* [PROBLEM TO SOLVE] Please return every line from the entries that has the string "tournament" in it.

Records from a data source:

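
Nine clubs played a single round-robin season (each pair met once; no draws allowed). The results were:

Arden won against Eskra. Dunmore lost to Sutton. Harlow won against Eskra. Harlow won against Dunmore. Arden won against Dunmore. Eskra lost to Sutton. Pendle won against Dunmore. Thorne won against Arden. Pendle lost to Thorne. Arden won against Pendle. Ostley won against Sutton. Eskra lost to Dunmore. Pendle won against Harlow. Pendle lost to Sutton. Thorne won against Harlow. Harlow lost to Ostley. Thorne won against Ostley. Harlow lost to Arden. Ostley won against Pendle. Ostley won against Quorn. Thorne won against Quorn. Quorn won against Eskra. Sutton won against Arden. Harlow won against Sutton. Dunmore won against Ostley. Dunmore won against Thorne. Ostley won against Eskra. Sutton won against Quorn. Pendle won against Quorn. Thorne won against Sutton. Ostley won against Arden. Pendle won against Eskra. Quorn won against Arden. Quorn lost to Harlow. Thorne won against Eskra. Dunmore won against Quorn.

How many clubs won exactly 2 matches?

1

Win totals: Quorn 2, Harlow 4, Arden 4, Dunmore 4, Thorne 7, Pendle 4, Sutton 5, Eskra 0, Ostley 6.
Exactly 2: Quorn — 1 club.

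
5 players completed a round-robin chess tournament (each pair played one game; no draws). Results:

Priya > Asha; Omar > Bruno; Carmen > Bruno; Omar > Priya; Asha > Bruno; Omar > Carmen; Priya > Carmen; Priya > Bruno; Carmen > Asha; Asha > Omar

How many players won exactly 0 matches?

Win totals: Carmen 2, Bruno 0, Omar 3, Priya 3, Asha 2.
Exactly 0: Bruno — 1 player.

1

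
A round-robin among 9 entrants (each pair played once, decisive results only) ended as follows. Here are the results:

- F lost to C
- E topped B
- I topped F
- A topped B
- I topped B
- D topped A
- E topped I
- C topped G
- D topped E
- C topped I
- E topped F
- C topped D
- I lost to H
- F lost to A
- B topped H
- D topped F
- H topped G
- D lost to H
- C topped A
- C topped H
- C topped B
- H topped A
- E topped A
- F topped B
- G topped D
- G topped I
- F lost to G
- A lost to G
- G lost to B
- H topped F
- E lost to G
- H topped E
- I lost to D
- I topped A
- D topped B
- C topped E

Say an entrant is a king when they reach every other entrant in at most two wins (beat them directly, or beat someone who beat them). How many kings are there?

A cannot reach C, D, E, I in two steps.
B cannot reach C in two steps.
C reaches everyone (king).
D cannot reach C in two steps.
E cannot reach C, D in two steps.
F cannot reach A, C, D, E, I in two steps.
G cannot reach C, H in two steps.
H cannot reach C in two steps.
I cannot reach C, D, E in two steps.
Kings: C — 1.

1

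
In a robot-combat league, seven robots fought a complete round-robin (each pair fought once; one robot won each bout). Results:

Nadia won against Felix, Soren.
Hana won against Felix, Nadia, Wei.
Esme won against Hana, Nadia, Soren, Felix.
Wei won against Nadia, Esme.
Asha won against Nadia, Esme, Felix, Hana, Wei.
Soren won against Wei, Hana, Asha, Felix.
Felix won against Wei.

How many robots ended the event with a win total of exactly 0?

Win totals: Hana 3, Esme 4, Asha 5, Soren 4, Wei 2, Nadia 2, Felix 1.
No robot has exactly 0 wins.

0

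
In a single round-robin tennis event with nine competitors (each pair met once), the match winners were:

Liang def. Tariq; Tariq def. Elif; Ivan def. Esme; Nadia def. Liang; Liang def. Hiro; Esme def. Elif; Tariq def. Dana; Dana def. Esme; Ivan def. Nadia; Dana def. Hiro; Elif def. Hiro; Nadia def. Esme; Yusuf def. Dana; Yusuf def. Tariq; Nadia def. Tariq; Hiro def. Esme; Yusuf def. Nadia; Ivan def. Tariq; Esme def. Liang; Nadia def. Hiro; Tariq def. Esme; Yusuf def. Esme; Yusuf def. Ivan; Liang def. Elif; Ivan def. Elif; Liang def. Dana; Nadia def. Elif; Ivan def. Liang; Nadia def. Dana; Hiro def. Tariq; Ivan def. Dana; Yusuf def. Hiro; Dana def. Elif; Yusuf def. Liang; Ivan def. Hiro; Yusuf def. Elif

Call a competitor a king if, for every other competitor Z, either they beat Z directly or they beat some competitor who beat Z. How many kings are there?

Nadia cannot reach Yusuf, Ivan in two steps.
Elif cannot reach Nadia, Liang, Yusuf, Dana, Ivan in two steps.
Liang cannot reach Nadia, Yusuf, Ivan in two steps.
Tariq cannot reach Nadia, Yusuf, Ivan in two steps.
Yusuf reaches everyone (king).
Dana cannot reach Nadia, Yusuf, Ivan in two steps.
Hiro cannot reach Nadia, Yusuf, Ivan in two steps.
Ivan cannot reach Yusuf in two steps.
Esme cannot reach Nadia, Yusuf, Ivan in two steps.
Kings: Yusuf — 1.

1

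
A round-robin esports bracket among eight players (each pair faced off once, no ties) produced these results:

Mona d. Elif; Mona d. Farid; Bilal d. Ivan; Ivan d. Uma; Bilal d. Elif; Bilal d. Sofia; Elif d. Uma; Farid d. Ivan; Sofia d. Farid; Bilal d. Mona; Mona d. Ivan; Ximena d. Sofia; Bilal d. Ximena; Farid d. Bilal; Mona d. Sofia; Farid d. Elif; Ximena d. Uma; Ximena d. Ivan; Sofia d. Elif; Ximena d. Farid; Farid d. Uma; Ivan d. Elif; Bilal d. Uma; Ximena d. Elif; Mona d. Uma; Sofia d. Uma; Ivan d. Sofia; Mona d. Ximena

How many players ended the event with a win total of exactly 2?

0

Win totals: Bilal 6, Ivan 3, Elif 1, Sofia 3, Farid 4, Ximena 5, Mona 6, Uma 0.
No player has exactly 2 wins.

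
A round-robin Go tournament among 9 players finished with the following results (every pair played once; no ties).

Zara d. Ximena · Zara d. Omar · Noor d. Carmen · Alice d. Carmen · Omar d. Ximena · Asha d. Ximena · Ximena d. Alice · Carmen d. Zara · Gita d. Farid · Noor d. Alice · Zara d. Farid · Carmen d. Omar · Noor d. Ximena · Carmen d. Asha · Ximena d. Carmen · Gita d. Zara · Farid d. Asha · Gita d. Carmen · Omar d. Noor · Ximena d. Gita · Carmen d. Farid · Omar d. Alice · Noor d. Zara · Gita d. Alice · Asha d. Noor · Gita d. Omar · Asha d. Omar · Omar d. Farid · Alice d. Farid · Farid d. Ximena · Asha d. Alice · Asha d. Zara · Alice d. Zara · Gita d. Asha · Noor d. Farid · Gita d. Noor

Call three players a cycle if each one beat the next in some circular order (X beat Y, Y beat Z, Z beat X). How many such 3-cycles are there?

21

Win totals: Zara 3, Omar 4, Ximena 3, Gita 7, Asha 5, Carmen 4, Farid 2, Alice 3, Noor 5.
A player with w wins dominates both others in C(w,2) triples; summing gives 3 + 6 + 3 + 21 + 10 + 6 + 1 + 3 + 10 = 63 transitive triples.
Total triples C(9,3) = 84, so cyclic triples = 84 − 63 = 21.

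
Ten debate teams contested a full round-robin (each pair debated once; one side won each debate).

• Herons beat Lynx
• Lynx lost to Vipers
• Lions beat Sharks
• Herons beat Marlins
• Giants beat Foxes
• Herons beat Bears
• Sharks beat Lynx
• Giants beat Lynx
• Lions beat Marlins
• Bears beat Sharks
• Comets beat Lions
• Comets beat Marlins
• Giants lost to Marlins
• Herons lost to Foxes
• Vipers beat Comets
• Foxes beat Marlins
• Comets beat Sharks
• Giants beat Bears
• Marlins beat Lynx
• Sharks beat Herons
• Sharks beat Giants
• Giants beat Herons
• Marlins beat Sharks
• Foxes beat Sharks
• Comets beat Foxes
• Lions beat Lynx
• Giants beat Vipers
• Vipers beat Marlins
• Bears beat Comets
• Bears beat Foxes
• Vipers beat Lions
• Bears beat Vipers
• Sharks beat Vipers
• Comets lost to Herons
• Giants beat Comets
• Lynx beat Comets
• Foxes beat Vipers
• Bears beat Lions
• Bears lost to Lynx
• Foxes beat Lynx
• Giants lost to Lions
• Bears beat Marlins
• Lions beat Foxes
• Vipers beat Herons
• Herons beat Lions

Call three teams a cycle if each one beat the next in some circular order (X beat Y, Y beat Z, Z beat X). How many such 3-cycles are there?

Win totals: Foxes 5, Vipers 5, Bears 6, Marlins 3, Giants 6, Sharks 4, Comets 4, Herons 5, Lynx 2, Lions 5.
A team with w wins dominates both others in C(w,2) triples; summing gives 10 + 10 + 15 + 3 + 15 + 6 + 6 + 10 + 1 + 10 = 86 transitive triples.
Total triples C(10,3) = 120, so cyclic triples = 120 − 86 = 34.

34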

* [EXPECTED ANSWER]
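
5 players completed a round-robin chess tournament (each pair played one game; no draws). Results:
A round-robin Go tournament among 9 players finished with the following results (every pair played once; no ties).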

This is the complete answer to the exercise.